## [What needs to be done]
Every entry should be given again exactly, with nothing dropped.

## [Stored data]
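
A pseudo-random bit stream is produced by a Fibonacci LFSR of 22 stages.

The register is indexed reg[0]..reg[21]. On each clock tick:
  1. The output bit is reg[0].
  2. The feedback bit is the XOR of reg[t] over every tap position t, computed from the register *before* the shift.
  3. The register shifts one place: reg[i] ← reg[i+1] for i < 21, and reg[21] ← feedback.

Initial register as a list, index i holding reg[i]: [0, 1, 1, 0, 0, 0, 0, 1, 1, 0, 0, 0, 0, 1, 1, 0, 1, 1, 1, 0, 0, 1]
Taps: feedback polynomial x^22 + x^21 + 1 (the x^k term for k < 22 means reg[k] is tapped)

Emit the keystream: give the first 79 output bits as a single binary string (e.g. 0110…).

k : reg_k → out_k, fb_k
0: 0110000110000110111001 → 0, fb=1
1: 1100001100001101110011 → 1, fb=0
2: 1000011000011011100110 → 1, fb=1
3: 0000110000110111001101 → 0, fb=1
4: 0001100001101110011011 → 0, fb=1
5: 0011000011011100110111 → 0, fb=1
6: 0110000110111001101111 → 0, fb=1
7: 1100001101110011011111 → 1, fb=0
8: 1000011011100110111110 → 1, fb=1
9: 0000110111001101111101 → 0, fb=1
10: 0001101110011011111011 → 0, fb=1
11: 0011011100110111110111 → 0, fb=1
12: 0110111001101111101111 → 0, fb=1
13: 1101110011011111011111 → 1, fb=0
14: 1011100110111110111110 → 1, fb=1
15: 0111001101111101111101 → 0, fb=1
16: 1110011011111011111011 → 1, fb=0
17: 1100110111110111110110 → 1, fb=1
18: 1001101111101111101101 → 1, fb=0
19: 0011011111011111011010 → 0, fb=0
20: 0110111110111110110100 → 0, fb=0
21: 1101111101111101101000 → 1, fb=1
22: 1011111011111011010001 → 1, fb=0
23: 0111110111110110100010 → 0, fb=0
24: 1111101111101101000100 → 1, fb=1
25: 1111011111011010001001 → 1, fb=0
26: 1110111110110100010010 → 1, fb=1
27: 1101111101101000100101 → 1, fb=0
28: 1011111011010001001010 → 1, fb=1
29: 0111110110100010010101 → 0, fb=1
30: 1111101101000100101011 → 1, fb=0
31: 1111011010001001010110 → 1, fb=1
32: 1110110100010010101101 → 1, fb=0
33: 1101101000100101011010 → 1, fb=1
34: 1011010001001010110101 → 1, fb=0
35: 0110100010010101101010 → 0, fb=0
36: 1101000100101011010100 → 1, fb=1
37: 1010001001010110101001 → 1, fb=0
38: 0100010010101101010010 → 0, fb=0
39: 1000100101011010100100 → 1, fb=1
40: 0001001010110101001001 → 0, fb=1
41: 0010010101101010010011 → 0, fb=1
42: 0100101011010100100111 → 0, fb=1
43: 1001010110101001001111 → 1, fb=0
44: 0010101101010010011110 → 0, fb=0
45: 0101011010100100111100 → 0, fb=0
46: 1010110101001001111000 → 1, fb=1
47: 0101101010010011110001 → 0, fb=1
48: 1011010100100111100011 → 1, fb=0
49: 0110101001001111000110 → 0, fb=0
50: 1101010010011110001100 → 1, fb=1
51: 1010100100111100011001 → 1, fb=0
52: 0101001001111000110010 → 0, fb=0
53: 1010010011110001100100 → 1, fb=1
54: 0100100111100011001001 → 0, fb=1
55: 1001001111000110010011 → 1, fb=0
56: 0010011110001100100110 → 0, fb=0
57: 0100111100011001001100 → 0, fb=0
58: 1001111000110010011000 → 1, fb=1
59: 0011110001100100110001 → 0, fb=1
60: 0111100011001001100011 → 0, fb=1
61: 1111000110010011000111 → 1, fb=0
62: 1110001100100110001110 → 1, fb=1
63: 1100011001001100011101 → 1, fb=0
64: 1000110010011000111010 → 1, fb=1
65: 0001100100110001110101 → 0, fb=1
66: 0011001001100011101011 → 0, fb=1
67: 0110010011000111010111 → 0, fb=1
68: 1100100110001110101111 → 1, fb=0
69: 1001001100011101011110 → 1, fb=1
70: 0010011000111010111101 → 0, fb=1
71: 0100110001110101111011 → 0, fb=1
72: 1001100011101011110111 → 1, fb=0
73: 0011000111010111101110 → 0, fb=0
74: 0110001110101111011100 → 0, fb=0
75: 1100011101011110111000 → 1, fb=1
76: 1000111010111101110001 → 1, fb=0
77: 0001110101111011100010 → 0, fb=0
78: 0011101011110111000100 → 0, fb=0

0110000110000110111001101111101111101101000100101011010100100111100011001001100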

## [Solution]
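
A pseudo-random bit stream is produced by a Fibonacci LFSR of 22 stages.

The register is indexed reg[0]..reg[21]. On each clock tick:
  1. The output bit is reg[0].
  2. The feedback bit is the XOR of reg[t] over every tap position t, computed from the register *before* the shift.
  3. The register shifts one place: reg[i] ← reg[i+1] for i < 21, and reg[21] ← feedback.

Initial register as a list, index i holding reg[i]: [0, 1, 1, 0, 0, 0, 0, 1, 1, 0, 0, 0, 0, 1, 1, 0, 1, 1, 1, 0, 0, 1]
Taps: feedback polynomial x^22 + x^21 + 1 (the x^k term for k < 22 means reg[k] is tapped)

Emit the keystream: give the first 79 output bits as a single binary string (e.g. 0110…).

k : reg_k → out_k, fb_k
0: 0110000110000110111001 → 0, fb=1
1: 1100001100001101110011 → 1, fb=0
2: 1000011000011011100110 → 1, fb=1
3: 0000110000110111001101 → 0, fb=1
4: 0001100001101110011011 → 0, fb=1
5: 0011000011011100110111 → 0, fb=1
6: 0110000110111001101111 → 0, fb=1
7: 1100001101110011011111 → 1, fb=0
8: 1000011011100110111110 → 1, fb=1
9: 0000110111001101111101 → 0, fb=1
10: 0001101110011011111011 → 0, fb=1
11: 0011011100110111110111 → 0, fb=1
12: 0110111001101111101111 → 0, fb=1
13: 1101110011011111011111 → 1, fb=0
14: 1011100110111110111110 → 1, fb=1
15: 0111001101111101111101 → 0, fb=1
16: 1110011011111011111011 → 1, fb=0
17: 1100110111110111110110 → 1, fb=1
18: 1001101111101111101101 → 1, fb=0
19: 0011011111011111011010 → 0, fb=0
20: 0110111110111110110100 → 0, fb=0
21: 1101111101111101101000 → 1, fb=1
22: 1011111011111011010001 → 1, fb=0
23: 0111110111110110100010 → 0, fb=0
24: 1111101111101101000100 → 1, fb=1
25: 1111011111011010001001 → 1, fb=0
26: 1110111110110100010010 → 1, fb=1
27: 1101111101101000100101 → 1, fb=0
28: 1011111011010001001010 → 1, fb=1
29: 0111110110100010010101 → 0, fb=1
30: 1111101101000100101011 → 1, fb=0
31: 1111011010001001010110 → 1, fb=1
32: 1110110100010010101101 → 1, fb=0
33: 1101101000100101011010 → 1, fb=1
34: 1011010001001010110101 → 1, fb=0
35: 0110100010010101101010 → 0, fb=0
36: 1101000100101011010100 → 1, fb=1
37: 1010001001010110101001 → 1, fb=0
38: 0100010010101101010010 → 0, fb=0
39: 1000100101011010100100 → 1, fb=1
40: 0001001010110101001001 → 0, fb=1
41: 0010010101101010010011 → 0, fb=1
42: 0100101011010100100111 → 0, fb=1
43: 1001010110101001001111 → 1, fb=0
44: 0010101101010010011110 → 0, fb=0
45: 0101011010100100111100 → 0, fb=0
46: 1010110101001001111000 → 1, fb=1
47: 0101101010010011110001 → 0, fb=1
48: 1011010100100111100011 → 1, fb=0
49: 0110101001001111000110 → 0, fb=0
50: 1101010010011110001100 → 1, fb=1
51: 1010100100111100011001 → 1, fb=0
52: 0101001001111000110010 → 0, fb=0
53: 1010010011110001100100 → 1, fb=1
54: 0100100111100011001001 → 0, fb=1
55: 1001001111000110010011 → 1, fb=0
56: 0010011110001100100110 → 0, fb=0
57: 0100111100011001001100 → 0, fb=0
58: 1001111000110010011000 → 1, fb=1
59: 0011110001100100110001 → 0, fb=1
60: 0111100011001001100011 → 0, fb=1
61: 1111000110010011000111 → 1, fb=0
62: 1110001100100110001110 → 1, fb=1
63: 1100011001001100011101 → 1, fb=0
64: 1000110010011000111010 → 1, fb=1
65: 0001100100110001110101 → 0, fb=1
66: 0011001001100011101011 → 0, fb=1
67: 0110010011000111010111 → 0, fb=1
68: 1100100110001110101111 → 1, fb=0
69: 1001001100011101011110 → 1, fb=1
70: 0010011000111010111101 → 0, fb=1
71: 0100110001110101111011 → 0, fb=1
72: 1001100011101011110111 → 1, fb=0
73: 0011000111010111101110 → 0, fb=0
74: 0110001110101111011100 → 0, fb=0
75: 1100011101011110111000 → 1, fb=1
76: 1000111010111101110001 → 1, fb=0
77: 0001110101111011100010 → 0, fb=0
78: 0011101011110111000100 → 0, fb=0

0110000110000110111001101111101111101101000100101011010100100111100011001001100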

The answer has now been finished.